▶ [WORK INSTRUCTION] Go through the entries and say how many lines contain the string "journey". The number is the whole answer.

MATERIAL FOR THE TASK: Begin

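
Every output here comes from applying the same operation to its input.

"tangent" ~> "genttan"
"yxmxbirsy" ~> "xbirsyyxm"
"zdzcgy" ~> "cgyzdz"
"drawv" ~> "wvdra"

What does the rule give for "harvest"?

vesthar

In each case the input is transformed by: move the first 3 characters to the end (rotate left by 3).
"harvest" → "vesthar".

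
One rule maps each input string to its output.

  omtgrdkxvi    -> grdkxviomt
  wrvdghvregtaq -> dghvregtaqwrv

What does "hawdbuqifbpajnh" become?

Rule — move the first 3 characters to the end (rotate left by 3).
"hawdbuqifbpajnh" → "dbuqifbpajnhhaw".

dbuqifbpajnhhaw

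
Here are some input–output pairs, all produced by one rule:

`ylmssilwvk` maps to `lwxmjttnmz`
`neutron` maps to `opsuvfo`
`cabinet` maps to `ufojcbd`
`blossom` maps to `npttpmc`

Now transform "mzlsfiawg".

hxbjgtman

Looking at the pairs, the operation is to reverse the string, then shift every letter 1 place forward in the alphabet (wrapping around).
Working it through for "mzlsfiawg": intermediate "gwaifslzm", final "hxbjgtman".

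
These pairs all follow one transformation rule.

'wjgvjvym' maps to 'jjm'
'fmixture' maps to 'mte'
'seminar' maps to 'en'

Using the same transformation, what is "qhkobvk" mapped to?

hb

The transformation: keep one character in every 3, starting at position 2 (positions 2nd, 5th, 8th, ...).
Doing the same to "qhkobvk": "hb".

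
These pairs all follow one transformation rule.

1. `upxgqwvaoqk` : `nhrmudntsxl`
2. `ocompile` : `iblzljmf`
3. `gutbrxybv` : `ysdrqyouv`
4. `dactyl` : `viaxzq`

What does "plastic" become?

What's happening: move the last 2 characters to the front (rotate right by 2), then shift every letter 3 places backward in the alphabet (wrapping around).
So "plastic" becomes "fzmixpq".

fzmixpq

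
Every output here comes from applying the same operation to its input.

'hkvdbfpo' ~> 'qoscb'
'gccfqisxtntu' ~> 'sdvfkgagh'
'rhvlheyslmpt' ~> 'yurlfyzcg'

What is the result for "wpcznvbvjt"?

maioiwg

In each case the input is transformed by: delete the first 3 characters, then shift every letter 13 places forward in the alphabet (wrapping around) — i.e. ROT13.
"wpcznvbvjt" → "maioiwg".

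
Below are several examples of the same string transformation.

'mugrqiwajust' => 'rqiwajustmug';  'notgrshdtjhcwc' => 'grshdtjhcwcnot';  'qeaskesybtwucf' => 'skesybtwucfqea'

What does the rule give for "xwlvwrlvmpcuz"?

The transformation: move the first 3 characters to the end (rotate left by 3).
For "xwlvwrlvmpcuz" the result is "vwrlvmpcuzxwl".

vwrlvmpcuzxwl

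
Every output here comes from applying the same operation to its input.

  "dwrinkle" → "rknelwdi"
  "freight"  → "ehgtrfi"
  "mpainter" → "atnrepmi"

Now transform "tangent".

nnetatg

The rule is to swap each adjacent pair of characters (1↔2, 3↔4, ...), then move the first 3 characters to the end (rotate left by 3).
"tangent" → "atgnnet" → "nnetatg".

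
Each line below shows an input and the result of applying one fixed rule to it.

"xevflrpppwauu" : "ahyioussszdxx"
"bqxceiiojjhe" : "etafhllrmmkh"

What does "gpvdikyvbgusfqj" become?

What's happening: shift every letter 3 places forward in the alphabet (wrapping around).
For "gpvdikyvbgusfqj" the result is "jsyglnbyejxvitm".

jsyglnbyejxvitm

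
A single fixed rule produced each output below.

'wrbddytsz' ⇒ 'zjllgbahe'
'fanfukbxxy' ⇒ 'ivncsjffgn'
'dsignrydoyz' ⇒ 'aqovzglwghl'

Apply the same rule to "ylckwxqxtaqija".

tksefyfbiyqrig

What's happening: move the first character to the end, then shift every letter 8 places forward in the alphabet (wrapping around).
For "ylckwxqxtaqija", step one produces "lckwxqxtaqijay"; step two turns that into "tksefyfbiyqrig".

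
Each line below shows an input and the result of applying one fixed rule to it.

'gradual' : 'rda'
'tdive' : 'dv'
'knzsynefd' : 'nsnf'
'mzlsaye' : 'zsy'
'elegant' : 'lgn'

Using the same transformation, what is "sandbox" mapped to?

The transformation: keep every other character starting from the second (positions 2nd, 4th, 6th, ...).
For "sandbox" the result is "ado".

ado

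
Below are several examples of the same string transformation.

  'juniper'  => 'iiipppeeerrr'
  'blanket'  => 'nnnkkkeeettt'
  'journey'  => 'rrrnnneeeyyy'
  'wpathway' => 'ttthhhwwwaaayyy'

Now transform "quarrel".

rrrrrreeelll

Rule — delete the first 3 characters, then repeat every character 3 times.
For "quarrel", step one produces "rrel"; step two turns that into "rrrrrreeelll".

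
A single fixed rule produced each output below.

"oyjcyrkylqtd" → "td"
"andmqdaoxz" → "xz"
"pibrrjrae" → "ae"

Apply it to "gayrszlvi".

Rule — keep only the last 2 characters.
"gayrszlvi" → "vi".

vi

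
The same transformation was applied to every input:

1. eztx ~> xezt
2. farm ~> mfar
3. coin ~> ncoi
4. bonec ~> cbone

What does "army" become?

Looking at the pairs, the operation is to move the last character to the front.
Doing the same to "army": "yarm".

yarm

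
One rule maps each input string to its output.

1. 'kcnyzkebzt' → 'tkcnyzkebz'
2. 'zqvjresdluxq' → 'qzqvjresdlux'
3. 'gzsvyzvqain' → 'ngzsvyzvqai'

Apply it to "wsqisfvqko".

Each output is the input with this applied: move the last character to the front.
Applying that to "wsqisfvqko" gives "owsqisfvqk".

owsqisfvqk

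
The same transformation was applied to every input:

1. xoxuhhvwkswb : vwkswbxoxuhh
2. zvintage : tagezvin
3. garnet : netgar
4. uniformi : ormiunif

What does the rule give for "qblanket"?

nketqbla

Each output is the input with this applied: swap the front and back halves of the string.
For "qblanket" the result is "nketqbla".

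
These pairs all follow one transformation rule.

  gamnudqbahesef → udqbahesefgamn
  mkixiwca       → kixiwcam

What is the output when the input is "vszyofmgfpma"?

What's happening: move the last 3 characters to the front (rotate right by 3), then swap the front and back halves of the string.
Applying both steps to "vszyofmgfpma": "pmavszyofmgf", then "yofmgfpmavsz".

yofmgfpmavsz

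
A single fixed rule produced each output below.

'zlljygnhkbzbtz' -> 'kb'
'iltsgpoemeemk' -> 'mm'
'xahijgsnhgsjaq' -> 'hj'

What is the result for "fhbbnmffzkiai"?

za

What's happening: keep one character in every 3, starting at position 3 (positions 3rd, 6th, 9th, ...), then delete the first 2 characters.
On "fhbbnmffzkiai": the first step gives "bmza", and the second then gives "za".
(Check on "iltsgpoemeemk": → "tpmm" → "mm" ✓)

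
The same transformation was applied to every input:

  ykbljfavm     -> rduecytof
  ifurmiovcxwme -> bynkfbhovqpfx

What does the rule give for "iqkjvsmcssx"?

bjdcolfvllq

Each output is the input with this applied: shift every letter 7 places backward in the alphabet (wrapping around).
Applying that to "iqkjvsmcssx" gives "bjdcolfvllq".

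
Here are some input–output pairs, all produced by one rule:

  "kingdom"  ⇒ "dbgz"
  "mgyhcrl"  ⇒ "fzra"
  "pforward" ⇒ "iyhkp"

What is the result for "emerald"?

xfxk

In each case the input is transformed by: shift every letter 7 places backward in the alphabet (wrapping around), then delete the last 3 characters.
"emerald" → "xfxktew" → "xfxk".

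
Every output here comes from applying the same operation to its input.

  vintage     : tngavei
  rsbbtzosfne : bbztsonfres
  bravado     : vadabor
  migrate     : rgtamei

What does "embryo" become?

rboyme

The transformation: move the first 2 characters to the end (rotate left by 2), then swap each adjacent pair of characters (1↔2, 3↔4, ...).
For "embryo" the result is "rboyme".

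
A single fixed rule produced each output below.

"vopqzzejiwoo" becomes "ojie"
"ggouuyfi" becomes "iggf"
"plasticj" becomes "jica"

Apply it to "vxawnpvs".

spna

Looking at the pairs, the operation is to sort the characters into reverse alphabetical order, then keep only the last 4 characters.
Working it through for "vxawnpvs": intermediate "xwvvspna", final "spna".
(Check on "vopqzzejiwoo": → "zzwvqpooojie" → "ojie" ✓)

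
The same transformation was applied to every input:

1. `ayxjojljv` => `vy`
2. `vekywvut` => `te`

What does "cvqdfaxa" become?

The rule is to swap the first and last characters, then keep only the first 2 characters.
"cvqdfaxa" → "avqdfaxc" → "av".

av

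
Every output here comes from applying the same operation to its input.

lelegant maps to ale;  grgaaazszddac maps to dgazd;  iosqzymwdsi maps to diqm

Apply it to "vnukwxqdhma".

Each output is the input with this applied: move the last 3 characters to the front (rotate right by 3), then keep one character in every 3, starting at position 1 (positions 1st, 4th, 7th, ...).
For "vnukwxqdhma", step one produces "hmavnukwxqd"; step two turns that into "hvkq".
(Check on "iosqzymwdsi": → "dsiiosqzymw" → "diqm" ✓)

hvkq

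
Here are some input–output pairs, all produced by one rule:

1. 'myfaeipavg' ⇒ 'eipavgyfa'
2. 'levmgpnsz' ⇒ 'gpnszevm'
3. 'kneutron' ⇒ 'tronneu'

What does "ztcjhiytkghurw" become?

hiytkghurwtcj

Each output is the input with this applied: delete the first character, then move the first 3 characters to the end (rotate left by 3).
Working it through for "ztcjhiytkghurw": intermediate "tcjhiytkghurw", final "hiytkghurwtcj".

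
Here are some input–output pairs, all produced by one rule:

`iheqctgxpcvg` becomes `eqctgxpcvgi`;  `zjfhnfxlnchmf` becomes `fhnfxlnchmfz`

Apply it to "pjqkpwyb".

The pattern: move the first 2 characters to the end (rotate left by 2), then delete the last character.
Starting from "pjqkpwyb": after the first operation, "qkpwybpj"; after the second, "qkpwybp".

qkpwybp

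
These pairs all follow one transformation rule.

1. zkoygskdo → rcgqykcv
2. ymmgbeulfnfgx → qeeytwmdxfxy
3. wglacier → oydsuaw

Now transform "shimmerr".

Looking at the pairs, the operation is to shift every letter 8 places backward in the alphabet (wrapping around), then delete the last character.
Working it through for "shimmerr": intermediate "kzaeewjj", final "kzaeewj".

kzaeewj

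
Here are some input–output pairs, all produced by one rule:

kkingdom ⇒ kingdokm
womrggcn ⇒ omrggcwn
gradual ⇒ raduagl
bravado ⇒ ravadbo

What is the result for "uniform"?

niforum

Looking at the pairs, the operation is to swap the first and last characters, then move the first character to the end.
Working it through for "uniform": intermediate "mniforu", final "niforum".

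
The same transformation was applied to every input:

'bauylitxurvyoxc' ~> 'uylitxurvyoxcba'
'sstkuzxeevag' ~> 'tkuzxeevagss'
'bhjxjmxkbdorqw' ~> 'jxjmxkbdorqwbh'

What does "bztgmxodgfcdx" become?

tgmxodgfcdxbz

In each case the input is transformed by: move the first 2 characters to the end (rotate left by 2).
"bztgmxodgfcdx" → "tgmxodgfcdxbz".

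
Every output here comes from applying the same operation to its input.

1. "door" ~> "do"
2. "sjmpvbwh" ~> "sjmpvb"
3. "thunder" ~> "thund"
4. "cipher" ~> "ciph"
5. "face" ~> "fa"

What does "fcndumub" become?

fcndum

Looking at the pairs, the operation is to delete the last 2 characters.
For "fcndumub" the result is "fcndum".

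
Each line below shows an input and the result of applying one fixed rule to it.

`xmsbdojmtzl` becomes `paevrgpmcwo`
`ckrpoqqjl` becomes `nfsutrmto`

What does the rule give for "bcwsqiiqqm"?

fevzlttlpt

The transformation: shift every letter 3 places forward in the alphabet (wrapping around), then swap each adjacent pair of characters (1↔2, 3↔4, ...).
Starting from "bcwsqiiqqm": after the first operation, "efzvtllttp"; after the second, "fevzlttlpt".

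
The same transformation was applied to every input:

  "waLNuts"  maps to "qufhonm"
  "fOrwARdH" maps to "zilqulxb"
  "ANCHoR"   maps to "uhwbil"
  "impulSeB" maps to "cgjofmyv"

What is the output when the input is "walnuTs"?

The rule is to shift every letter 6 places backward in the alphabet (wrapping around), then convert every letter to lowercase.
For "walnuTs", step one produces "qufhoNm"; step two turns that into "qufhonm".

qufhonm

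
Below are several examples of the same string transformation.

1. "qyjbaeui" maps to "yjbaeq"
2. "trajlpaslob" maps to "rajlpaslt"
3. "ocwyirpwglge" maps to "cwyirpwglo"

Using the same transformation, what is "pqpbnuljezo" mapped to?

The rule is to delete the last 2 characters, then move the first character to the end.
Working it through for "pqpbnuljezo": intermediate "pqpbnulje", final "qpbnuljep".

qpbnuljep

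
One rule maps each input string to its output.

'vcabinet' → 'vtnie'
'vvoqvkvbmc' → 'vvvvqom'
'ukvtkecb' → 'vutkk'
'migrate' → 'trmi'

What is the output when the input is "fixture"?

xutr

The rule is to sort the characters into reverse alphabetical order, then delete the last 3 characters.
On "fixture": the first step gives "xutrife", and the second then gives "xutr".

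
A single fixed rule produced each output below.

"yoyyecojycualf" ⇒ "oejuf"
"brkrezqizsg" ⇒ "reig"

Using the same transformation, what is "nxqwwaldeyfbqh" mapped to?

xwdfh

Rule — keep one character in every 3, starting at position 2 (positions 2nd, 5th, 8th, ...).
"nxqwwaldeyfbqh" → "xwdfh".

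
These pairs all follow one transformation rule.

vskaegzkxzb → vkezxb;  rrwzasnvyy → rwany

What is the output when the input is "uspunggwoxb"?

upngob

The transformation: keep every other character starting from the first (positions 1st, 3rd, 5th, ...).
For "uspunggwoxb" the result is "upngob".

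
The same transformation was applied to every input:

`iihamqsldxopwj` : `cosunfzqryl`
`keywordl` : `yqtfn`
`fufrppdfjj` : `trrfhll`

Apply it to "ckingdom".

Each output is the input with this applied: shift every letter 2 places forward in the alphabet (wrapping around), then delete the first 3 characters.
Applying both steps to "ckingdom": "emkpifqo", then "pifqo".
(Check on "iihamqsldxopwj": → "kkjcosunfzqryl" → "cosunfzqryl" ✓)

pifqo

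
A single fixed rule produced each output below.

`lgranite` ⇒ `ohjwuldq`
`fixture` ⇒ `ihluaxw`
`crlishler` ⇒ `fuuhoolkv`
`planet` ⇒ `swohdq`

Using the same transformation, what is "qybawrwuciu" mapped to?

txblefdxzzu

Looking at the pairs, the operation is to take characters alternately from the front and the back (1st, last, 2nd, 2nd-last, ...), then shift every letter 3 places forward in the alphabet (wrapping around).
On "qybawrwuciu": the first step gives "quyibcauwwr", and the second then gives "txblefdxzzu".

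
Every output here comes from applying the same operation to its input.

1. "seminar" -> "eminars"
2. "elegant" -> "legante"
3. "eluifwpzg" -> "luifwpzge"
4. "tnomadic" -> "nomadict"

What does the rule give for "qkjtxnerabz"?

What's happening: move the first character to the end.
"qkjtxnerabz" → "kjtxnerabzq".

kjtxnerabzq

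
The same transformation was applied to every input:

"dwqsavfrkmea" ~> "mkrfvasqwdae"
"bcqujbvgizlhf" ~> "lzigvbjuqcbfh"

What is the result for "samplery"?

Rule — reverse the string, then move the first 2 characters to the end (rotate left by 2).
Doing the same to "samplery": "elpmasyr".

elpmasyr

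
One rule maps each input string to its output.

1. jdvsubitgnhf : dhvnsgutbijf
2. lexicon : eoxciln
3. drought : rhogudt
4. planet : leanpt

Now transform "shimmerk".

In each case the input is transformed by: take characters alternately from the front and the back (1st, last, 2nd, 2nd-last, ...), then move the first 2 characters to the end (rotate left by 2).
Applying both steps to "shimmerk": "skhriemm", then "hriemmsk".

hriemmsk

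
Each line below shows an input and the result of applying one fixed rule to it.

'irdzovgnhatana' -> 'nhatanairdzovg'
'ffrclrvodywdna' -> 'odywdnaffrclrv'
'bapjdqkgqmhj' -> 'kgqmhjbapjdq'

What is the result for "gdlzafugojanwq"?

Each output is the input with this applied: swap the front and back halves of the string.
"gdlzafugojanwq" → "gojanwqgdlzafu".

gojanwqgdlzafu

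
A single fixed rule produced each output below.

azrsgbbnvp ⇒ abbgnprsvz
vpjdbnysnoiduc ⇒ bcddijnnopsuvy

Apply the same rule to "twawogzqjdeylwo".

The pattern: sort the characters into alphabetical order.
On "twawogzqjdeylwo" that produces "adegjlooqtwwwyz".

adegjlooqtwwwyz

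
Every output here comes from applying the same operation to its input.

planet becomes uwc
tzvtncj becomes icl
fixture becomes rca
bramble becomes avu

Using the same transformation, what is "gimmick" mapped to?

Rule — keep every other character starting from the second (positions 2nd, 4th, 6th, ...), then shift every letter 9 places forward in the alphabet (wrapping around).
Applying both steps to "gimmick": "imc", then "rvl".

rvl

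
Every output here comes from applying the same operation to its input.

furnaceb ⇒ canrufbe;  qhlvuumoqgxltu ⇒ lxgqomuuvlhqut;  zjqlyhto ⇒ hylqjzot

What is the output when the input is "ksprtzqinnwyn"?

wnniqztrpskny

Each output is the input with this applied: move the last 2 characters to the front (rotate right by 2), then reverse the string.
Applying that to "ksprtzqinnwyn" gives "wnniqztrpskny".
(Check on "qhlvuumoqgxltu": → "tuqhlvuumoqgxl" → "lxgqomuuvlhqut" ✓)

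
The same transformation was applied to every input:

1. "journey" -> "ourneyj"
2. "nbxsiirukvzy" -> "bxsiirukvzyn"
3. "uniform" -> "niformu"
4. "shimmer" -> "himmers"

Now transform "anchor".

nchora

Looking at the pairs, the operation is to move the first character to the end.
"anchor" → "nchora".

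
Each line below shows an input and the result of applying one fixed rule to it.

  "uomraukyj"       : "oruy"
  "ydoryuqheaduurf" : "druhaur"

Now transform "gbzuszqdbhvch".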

MATERIAL FOR THE TASK: End

▶ [EXERCISE SOLUTION] 2